> **Try it**: Once the records have been read, set every one down as it stands.

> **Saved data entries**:
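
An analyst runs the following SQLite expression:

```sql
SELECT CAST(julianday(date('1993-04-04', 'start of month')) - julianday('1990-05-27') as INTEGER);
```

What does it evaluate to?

1040

`start of month` rewinds 1993-04-04 to 1993-04-01.
4 days remain in May 1990 after the 27th (31 − 27).
Full months from June 1990 through March 1993 contribute their day counts.
Then 1 day into April 1993.
Total: 4 + 30 + 31 + 31 + 30 + 31 + 30 + 31 + 31 + 28 + 31 + 30 + 31 + 30 + 31 + 31 + 30 + 31 + 30 + 31 + 31 + 29 + 31 + 30 + 31 + 30 + 31 + 31 + 30 + 31 + 30 + 31 + 31 + 28 + 31 + 1 = 1040.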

> **Answer**:
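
An analyst runs the following SQLite expression:

```sql
SELECT CAST(julianday(date('1993-04-04', 'start of month')) - julianday('1990-05-27') as INTEGER);
```

What does it evaluate to?

1040

`start of month` rewinds 1993-04-04 to 1993-04-01.
4 days remain in May 1990 after the 27th (31 − 27).
Full months from June 1990 through March 1993 contribute their day counts.
Then 1 day into April 1993.
Total: 4 + 30 + 31 + 31 + 30 + 31 + 30 + 31 + 31 + 28 + 31 + 30 + 31 + 30 + 31 + 31 + 30 + 31 + 30 + 31 + 31 + 29 + 31 + 30 + 31 + 30 + 31 + 31 + 30 + 31 + 30 + 31 + 31 + 28 + 31 + 1 = 1040.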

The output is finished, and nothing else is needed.